(Items from a dataset)

# # # # # # #

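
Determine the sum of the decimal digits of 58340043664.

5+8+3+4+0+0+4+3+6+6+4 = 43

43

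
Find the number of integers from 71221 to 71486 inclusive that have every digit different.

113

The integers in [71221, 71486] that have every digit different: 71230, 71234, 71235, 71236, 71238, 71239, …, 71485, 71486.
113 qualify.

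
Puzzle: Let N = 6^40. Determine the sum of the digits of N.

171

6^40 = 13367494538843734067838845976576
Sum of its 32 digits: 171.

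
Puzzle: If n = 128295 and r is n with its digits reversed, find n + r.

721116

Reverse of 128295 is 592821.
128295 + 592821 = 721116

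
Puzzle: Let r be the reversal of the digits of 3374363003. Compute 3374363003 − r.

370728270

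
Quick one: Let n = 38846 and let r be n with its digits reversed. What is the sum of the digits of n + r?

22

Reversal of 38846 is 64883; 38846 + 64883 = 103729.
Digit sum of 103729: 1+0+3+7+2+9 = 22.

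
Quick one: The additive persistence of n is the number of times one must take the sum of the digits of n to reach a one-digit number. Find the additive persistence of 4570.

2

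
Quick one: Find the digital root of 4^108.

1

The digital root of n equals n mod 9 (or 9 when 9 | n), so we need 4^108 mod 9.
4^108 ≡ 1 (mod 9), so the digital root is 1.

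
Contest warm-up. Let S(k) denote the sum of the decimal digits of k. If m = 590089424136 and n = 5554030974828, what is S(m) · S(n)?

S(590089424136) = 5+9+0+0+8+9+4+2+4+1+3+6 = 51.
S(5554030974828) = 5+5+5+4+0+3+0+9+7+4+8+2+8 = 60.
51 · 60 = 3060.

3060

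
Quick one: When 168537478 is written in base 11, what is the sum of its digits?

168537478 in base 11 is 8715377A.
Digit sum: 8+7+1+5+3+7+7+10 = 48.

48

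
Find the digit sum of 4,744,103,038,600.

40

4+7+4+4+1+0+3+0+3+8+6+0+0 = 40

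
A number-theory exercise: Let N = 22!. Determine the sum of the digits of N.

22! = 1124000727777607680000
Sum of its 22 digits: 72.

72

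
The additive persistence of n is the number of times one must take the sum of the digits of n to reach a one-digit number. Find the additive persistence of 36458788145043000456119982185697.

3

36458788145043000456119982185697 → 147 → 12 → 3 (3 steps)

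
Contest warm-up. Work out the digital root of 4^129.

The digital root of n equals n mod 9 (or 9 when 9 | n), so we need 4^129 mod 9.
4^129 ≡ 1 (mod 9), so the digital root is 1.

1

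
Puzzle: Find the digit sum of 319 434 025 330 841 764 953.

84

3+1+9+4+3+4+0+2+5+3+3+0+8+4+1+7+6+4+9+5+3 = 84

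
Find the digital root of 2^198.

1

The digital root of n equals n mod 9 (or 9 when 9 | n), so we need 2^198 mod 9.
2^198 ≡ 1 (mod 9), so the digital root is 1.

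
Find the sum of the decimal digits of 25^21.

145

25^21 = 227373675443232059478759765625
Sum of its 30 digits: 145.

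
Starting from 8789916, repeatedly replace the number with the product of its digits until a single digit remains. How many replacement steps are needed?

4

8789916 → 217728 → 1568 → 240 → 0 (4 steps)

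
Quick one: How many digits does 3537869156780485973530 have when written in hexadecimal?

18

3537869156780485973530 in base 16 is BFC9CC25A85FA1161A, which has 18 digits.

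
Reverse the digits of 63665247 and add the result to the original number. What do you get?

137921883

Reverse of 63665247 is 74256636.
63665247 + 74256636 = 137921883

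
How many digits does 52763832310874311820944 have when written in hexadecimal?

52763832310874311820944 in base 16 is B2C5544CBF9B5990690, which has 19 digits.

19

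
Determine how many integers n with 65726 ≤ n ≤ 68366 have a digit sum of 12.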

# # # # # # #

- **What you should do**
Every entry above should be written out again, precisely.

- **Finished task**
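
Determine the sum of the decimal digits of 58340043664.

5+8+3+4+0+0+4+3+6+6+4 = 43

43

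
Find the number of integers from 71221 to 71486 inclusive that have every digit different.

113

The integers in [71221, 71486] that have every digit different: 71230, 71234, 71235, 71236, 71238, 71239, …, 71485, 71486.
113 qualify.

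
Puzzle: Let N = 6^40. Determine the sum of the digits of N.

171

6^40 = 13367494538843734067838845976576
Sum of its 32 digits: 171.

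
Puzzle: If n = 128295 and r is n with its digits reversed, find n + r.

721116

Reverse of 128295 is 592821.
128295 + 592821 = 721116

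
Puzzle: Let r be the reversal of the digits of 3374363003. Compute 3374363003 − r.

370728270

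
Quick one: Let n = 38846 and let r be n with its digits reversed. What is the sum of the digits of n + r?

22

Reversal of 38846 is 64883; 38846 + 64883 = 103729.
Digit sum of 103729: 1+0+3+7+2+9 = 22.

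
Quick one: The additive persistence of n is the number of times one must take the sum of the digits of n to reach a one-digit number. Find the additive persistence of 4570.

2

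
Quick one: Find the digital root of 4^108.

1

The digital root of n equals n mod 9 (or 9 when 9 | n), so we need 4^108 mod 9.
4^108 ≡ 1 (mod 9), so the digital root is 1.

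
Contest warm-up. Let S(k) denote the sum of the decimal digits of k. If m = 590089424136 and n = 5554030974828, what is S(m) · S(n)?

S(590089424136) = 5+9+0+0+8+9+4+2+4+1+3+6 = 51.
S(5554030974828) = 5+5+5+4+0+3+0+9+7+4+8+2+8 = 60.
51 · 60 = 3060.

3060

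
Quick one: When 168537478 is written in base 11, what is the sum of its digits?

168537478 in base 11 is 8715377A.
Digit sum: 8+7+1+5+3+7+7+10 = 48.

48

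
Find the digit sum of 4,744,103,038,600.

40

4+7+4+4+1+0+3+0+3+8+6+0+0 = 40

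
A number-theory exercise: Let N = 22!. Determine the sum of the digits of N.

22! = 1124000727777607680000
Sum of its 22 digits: 72.

72

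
The additive persistence of n is the number of times one must take the sum of the digits of n to reach a one-digit number. Find the additive persistence of 36458788145043000456119982185697.

3

36458788145043000456119982185697 → 147 → 12 → 3 (3 steps)

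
Contest warm-up. Work out the digital root of 4^129.

The digital root of n equals n mod 9 (or 9 when 9 | n), so we need 4^129 mod 9.
4^129 ≡ 1 (mod 9), so the digital root is 1.

1

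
Puzzle: Find the digit sum of 319 434 025 330 841 764 953.

84

3+1+9+4+3+4+0+2+5+3+3+0+8+4+1+7+6+4+9+5+3 = 84

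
Find the digital root of 2^198.

1

The digital root of n equals n mod 9 (or 9 when 9 | n), so we need 2^198 mod 9.
2^198 ≡ 1 (mod 9), so the digital root is 1.

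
Find the sum of the decimal digits of 25^21.

145

25^21 = 227373675443232059478759765625
Sum of its 30 digits: 145.

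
Starting from 8789916, repeatedly replace the number with the product of its digits until a single digit remains. How many replacement steps are needed?

4

8789916 → 217728 → 1568 → 240 → 0 (4 steps)

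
Quick one: How many digits does 3537869156780485973530 have when written in hexadecimal?

18

3537869156780485973530 in base 16 is BFC9CC25A85FA1161A, which has 18 digits.

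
Reverse the digits of 63665247 and add the result to the original number. What do you get?

137921883

Reverse of 63665247 is 74256636.
63665247 + 74256636 = 137921883

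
How many digits does 52763832310874311820944 have when written in hexadecimal?

52763832310874311820944 in base 16 is B2C5544CBF9B5990690, which has 19 digits.

19

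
Determine how many integers n with 65726 ≤ n ≤ 68366 have a digit sum of 12.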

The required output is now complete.